Start of Dataset records

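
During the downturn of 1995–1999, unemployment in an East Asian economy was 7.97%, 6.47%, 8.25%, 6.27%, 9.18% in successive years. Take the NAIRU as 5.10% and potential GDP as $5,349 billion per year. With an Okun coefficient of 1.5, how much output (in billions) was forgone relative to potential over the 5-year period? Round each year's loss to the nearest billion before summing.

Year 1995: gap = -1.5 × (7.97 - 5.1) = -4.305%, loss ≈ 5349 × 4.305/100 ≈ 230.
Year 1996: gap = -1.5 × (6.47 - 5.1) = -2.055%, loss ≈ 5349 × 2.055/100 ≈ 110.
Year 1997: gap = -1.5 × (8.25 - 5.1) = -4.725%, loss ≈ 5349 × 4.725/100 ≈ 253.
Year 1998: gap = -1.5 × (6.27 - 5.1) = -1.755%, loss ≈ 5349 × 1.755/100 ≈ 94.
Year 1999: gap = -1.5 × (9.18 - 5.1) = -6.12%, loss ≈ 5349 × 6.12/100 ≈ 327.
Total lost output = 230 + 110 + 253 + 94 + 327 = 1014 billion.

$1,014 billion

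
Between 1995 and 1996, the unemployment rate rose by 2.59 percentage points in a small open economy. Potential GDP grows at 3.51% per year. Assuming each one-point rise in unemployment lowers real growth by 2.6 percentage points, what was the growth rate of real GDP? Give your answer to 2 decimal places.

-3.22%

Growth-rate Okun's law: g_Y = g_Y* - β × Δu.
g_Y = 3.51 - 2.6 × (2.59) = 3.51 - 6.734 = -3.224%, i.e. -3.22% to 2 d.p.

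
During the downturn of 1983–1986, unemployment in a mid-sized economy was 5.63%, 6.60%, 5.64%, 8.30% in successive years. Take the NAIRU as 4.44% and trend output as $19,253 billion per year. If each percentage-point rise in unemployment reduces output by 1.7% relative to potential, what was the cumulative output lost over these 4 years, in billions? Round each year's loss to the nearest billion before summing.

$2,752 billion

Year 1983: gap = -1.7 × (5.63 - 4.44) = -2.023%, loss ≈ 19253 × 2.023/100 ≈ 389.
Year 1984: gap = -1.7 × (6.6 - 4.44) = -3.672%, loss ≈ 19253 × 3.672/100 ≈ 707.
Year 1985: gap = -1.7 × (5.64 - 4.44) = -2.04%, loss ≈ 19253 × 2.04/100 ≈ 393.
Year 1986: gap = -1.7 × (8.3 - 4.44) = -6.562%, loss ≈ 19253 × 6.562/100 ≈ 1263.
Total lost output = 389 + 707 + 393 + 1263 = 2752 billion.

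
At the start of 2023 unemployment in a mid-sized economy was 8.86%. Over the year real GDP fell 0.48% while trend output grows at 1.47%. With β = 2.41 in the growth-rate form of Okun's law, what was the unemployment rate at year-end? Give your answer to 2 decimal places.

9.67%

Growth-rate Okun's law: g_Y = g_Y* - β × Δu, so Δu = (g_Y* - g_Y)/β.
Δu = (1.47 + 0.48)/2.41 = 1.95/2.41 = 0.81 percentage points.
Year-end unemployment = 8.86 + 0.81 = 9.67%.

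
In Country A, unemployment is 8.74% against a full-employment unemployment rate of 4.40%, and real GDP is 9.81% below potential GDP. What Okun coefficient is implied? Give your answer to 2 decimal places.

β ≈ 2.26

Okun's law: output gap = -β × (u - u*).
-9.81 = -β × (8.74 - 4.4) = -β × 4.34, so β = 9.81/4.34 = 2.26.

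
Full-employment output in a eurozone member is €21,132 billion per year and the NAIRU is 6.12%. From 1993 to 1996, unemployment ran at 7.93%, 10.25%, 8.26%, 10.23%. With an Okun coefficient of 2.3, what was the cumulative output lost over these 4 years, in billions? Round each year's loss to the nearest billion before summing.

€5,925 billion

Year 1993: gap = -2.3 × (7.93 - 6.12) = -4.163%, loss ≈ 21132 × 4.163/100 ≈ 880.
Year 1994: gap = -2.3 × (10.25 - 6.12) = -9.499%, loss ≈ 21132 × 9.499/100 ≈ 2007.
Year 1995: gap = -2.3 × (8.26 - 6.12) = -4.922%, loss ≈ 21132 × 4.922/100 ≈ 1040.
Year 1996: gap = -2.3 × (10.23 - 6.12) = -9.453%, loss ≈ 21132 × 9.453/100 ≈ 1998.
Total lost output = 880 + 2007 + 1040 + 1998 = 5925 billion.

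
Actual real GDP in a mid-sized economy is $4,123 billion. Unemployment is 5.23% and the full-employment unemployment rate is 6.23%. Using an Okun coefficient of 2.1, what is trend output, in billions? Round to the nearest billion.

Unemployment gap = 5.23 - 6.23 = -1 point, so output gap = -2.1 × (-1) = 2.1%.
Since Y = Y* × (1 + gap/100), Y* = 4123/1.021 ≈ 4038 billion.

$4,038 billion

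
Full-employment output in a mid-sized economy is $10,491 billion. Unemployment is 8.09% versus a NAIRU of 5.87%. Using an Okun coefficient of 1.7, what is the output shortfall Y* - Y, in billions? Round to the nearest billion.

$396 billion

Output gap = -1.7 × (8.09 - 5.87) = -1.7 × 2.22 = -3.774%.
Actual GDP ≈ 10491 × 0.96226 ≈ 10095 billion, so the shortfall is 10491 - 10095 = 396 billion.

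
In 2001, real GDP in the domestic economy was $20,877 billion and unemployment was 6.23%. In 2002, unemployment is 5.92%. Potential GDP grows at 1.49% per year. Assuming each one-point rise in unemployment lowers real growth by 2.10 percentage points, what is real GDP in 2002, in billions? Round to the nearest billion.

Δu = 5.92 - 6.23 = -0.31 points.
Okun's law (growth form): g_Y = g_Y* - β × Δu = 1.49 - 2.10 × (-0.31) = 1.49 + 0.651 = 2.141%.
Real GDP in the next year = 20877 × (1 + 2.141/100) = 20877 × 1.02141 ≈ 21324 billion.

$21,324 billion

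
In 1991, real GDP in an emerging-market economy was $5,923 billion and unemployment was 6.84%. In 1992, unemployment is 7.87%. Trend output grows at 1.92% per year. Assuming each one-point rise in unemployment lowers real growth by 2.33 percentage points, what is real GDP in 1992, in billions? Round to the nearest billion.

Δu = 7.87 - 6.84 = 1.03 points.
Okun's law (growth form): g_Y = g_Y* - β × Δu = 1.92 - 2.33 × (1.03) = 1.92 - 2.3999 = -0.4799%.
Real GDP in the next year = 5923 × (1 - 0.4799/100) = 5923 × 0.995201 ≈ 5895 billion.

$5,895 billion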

End of Dataset records

Work order: Would you mind copying all of the records exactly?

Your solution:
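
During the downturn of 1995–1999, unemployment in an East Asian economy was 7.97%, 6.47%, 8.25%, 6.27%, 9.18% in successive years. Take the NAIRU as 5.10% and potential GDP as $5,349 billion per year. With an Okun coefficient of 1.5, how much output (in billions) was forgone relative to potential over the 5-year period? Round each year's loss to the nearest billion before summing.

Year 1995: gap = -1.5 × (7.97 - 5.1) = -4.305%, loss ≈ 5349 × 4.305/100 ≈ 230.
Year 1996: gap = -1.5 × (6.47 - 5.1) = -2.055%, loss ≈ 5349 × 2.055/100 ≈ 110.
Year 1997: gap = -1.5 × (8.25 - 5.1) = -4.725%, loss ≈ 5349 × 4.725/100 ≈ 253.
Year 1998: gap = -1.5 × (6.27 - 5.1) = -1.755%, loss ≈ 5349 × 1.755/100 ≈ 94.
Year 1999: gap = -1.5 × (9.18 - 5.1) = -6.12%, loss ≈ 5349 × 6.12/100 ≈ 327.
Total lost output = 230 + 110 + 253 + 94 + 327 = 1014 billion.

$1,014 billion

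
Between 1995 and 1996, the unemployment rate rose by 2.59 percentage points in a small open economy. Potential GDP grows at 3.51% per year. Assuming each one-point rise in unemployment lowers real growth by 2.6 percentage points, what was the growth rate of real GDP? Give your answer to 2 decimal places.

-3.22%

Growth-rate Okun's law: g_Y = g_Y* - β × Δu.
g_Y = 3.51 - 2.6 × (2.59) = 3.51 - 6.734 = -3.224%, i.e. -3.22% to 2 d.p.

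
During the downturn of 1983–1986, unemployment in a mid-sized economy was 5.63%, 6.60%, 5.64%, 8.30% in successive years. Take the NAIRU as 4.44% and trend output as $19,253 billion per year. If each percentage-point rise in unemployment reduces output by 1.7% relative to potential, what was the cumulative output lost over these 4 years, in billions? Round each year's loss to the nearest billion before summing.

$2,752 billion

Year 1983: gap = -1.7 × (5.63 - 4.44) = -2.023%, loss ≈ 19253 × 2.023/100 ≈ 389.
Year 1984: gap = -1.7 × (6.6 - 4.44) = -3.672%, loss ≈ 19253 × 3.672/100 ≈ 707.
Year 1985: gap = -1.7 × (5.64 - 4.44) = -2.04%, loss ≈ 19253 × 2.04/100 ≈ 393.
Year 1986: gap = -1.7 × (8.3 - 4.44) = -6.562%, loss ≈ 19253 × 6.562/100 ≈ 1263.
Total lost output = 389 + 707 + 393 + 1263 = 2752 billion.

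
At the start of 2023 unemployment in a mid-sized economy was 8.86%. Over the year real GDP fell 0.48% while trend output grows at 1.47%. With β = 2.41 in the growth-rate form of Okun's law, what was the unemployment rate at year-end? Give your answer to 2 decimal places.

9.67%

Growth-rate Okun's law: g_Y = g_Y* - β × Δu, so Δu = (g_Y* - g_Y)/β.
Δu = (1.47 + 0.48)/2.41 = 1.95/2.41 = 0.81 percentage points.
Year-end unemployment = 8.86 + 0.81 = 9.67%.

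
In Country A, unemployment is 8.74% against a full-employment unemployment rate of 4.40%, and real GDP is 9.81% below potential GDP. What Okun coefficient is implied? Give your answer to 2 decimal places.

β ≈ 2.26

Okun's law: output gap = -β × (u - u*).
-9.81 = -β × (8.74 - 4.4) = -β × 4.34, so β = 9.81/4.34 = 2.26.

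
Full-employment output in a eurozone member is €21,132 billion per year and the NAIRU is 6.12%. From 1993 to 1996, unemployment ran at 7.93%, 10.25%, 8.26%, 10.23%. With an Okun coefficient of 2.3, what was the cumulative output lost over these 4 years, in billions? Round each year's loss to the nearest billion before summing.

€5,925 billion

Year 1993: gap = -2.3 × (7.93 - 6.12) = -4.163%, loss ≈ 21132 × 4.163/100 ≈ 880.
Year 1994: gap = -2.3 × (10.25 - 6.12) = -9.499%, loss ≈ 21132 × 9.499/100 ≈ 2007.
Year 1995: gap = -2.3 × (8.26 - 6.12) = -4.922%, loss ≈ 21132 × 4.922/100 ≈ 1040.
Year 1996: gap = -2.3 × (10.23 - 6.12) = -9.453%, loss ≈ 21132 × 9.453/100 ≈ 1998.
Total lost output = 880 + 2007 + 1040 + 1998 = 5925 billion.

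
Actual real GDP in a mid-sized economy is $4,123 billion. Unemployment is 5.23% and the full-employment unemployment rate is 6.23%. Using an Okun coefficient of 2.1, what is trend output, in billions? Round to the nearest billion.

Unemployment gap = 5.23 - 6.23 = -1 point, so output gap = -2.1 × (-1) = 2.1%.
Since Y = Y* × (1 + gap/100), Y* = 4123/1.021 ≈ 4038 billion.

$4,038 billion

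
Full-employment output in a mid-sized economy is $10,491 billion. Unemployment is 8.09% versus a NAIRU of 5.87%. Using an Okun coefficient of 1.7, what is the output shortfall Y* - Y, in billions? Round to the nearest billion.

$396 billion

Output gap = -1.7 × (8.09 - 5.87) = -1.7 × 2.22 = -3.774%.
Actual GDP ≈ 10491 × 0.96226 ≈ 10095 billion, so the shortfall is 10491 - 10095 = 396 billion.

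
In 2001, real GDP in the domestic economy was $20,877 billion and unemployment was 6.23%. In 2002, unemployment is 5.92%. Potential GDP grows at 1.49% per year. Assuming each one-point rise in unemployment lowers real growth by 2.10 percentage points, what is real GDP in 2002, in billions? Round to the nearest billion.

Δu = 5.92 - 6.23 = -0.31 points.
Okun's law (growth form): g_Y = g_Y* - β × Δu = 1.49 - 2.10 × (-0.31) = 1.49 + 0.651 = 2.141%.
Real GDP in the next year = 20877 × (1 + 2.141/100) = 20877 × 1.02141 ≈ 21324 billion.

$21,324 billion

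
In 1991, real GDP in an emerging-market economy was $5,923 billion and unemployment was 6.84%. In 1992, unemployment is 7.87%. Trend output grows at 1.92% per year. Assuming each one-point rise in unemployment lowers real growth by 2.33 percentage points, what is real GDP in 1992, in billions? Round to the nearest billion.

Δu = 7.87 - 6.84 = 1.03 points.
Okun's law (growth form): g_Y = g_Y* - β × Δu = 1.92 - 2.33 × (1.03) = 1.92 - 2.3999 = -0.4799%.
Real GDP in the next year = 5923 × (1 - 0.4799/100) = 5923 × 0.995201 ≈ 5895 billion.

$5,895 billion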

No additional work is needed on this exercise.